» PROBLEM DESCRIPTION
Beginning at the line that contains "Complete this 4×4", write out each remaining line of the entries below exactly as it stands.

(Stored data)

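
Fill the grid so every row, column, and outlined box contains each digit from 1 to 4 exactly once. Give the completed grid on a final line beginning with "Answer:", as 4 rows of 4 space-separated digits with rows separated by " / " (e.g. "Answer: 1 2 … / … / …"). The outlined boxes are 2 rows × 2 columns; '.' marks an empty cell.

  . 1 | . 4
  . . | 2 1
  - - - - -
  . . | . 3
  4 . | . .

Step 1. [r3c1∈{1,2}] 1 has one home in col 1: r3c1, so r3c1=1.
Step 2. [r4c2∈{2,3}] 3 has one home in row 4: r4c2 ⇒ r4c2=3.
Step 3. [r2c1∈{3}] r2c1's peers cover all but 3. So r2c1=3.
Step 4. [r3c2∈{2}] nothing but 2 survives at r3c2, so r3c2=2.
Step 5. [r1c3∈{3}] only 3 remains possible at r1c3 ⇒ r1c3=3.
Step 6. [r1c1∈{2}] r1c1's peers cover all but 2 ⇒ r1c1=2.
Step 7. [r4c3∈{1}] only 1 remains possible at r4c3 ⇒ r4c3=1.
Step 8. [r3c3∈{4}] r3c3's peers cover all but 4, so r3c3=4.
Step 9. [r2c2∈{4}] r2c2 is down to just 4 ⇒ r2c2=4.
Step 10. [r4c4∈{2}] nothing but 2 survives at r4c4, so r4c4=2.

Answer: 2 1 3 4 / 3 4 2 1 / 1 2 4 3 / 4 3 1 2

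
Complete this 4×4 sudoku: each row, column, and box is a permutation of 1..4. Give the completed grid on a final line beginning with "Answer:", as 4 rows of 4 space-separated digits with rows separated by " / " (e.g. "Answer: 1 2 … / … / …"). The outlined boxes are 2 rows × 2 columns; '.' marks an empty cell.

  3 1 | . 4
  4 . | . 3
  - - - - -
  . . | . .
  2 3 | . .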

» REPLY TO THE EXERCISE
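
Complete this 4×4 sudoku: each row, column, and box is a permutation of 1..4. Give the completed grid on a final line beginning with "Answer:", as 4 rows of 4 space-separated digits with rows separated by " / " (e.g. "Answer: 1 2 … / … / …"). The outlined boxes are 2 rows × 2 columns; '.' marks an empty cell.

  3 1 | . 4
  4 . | . 3
  - - - - -
  . . | . .
  2 3 | . .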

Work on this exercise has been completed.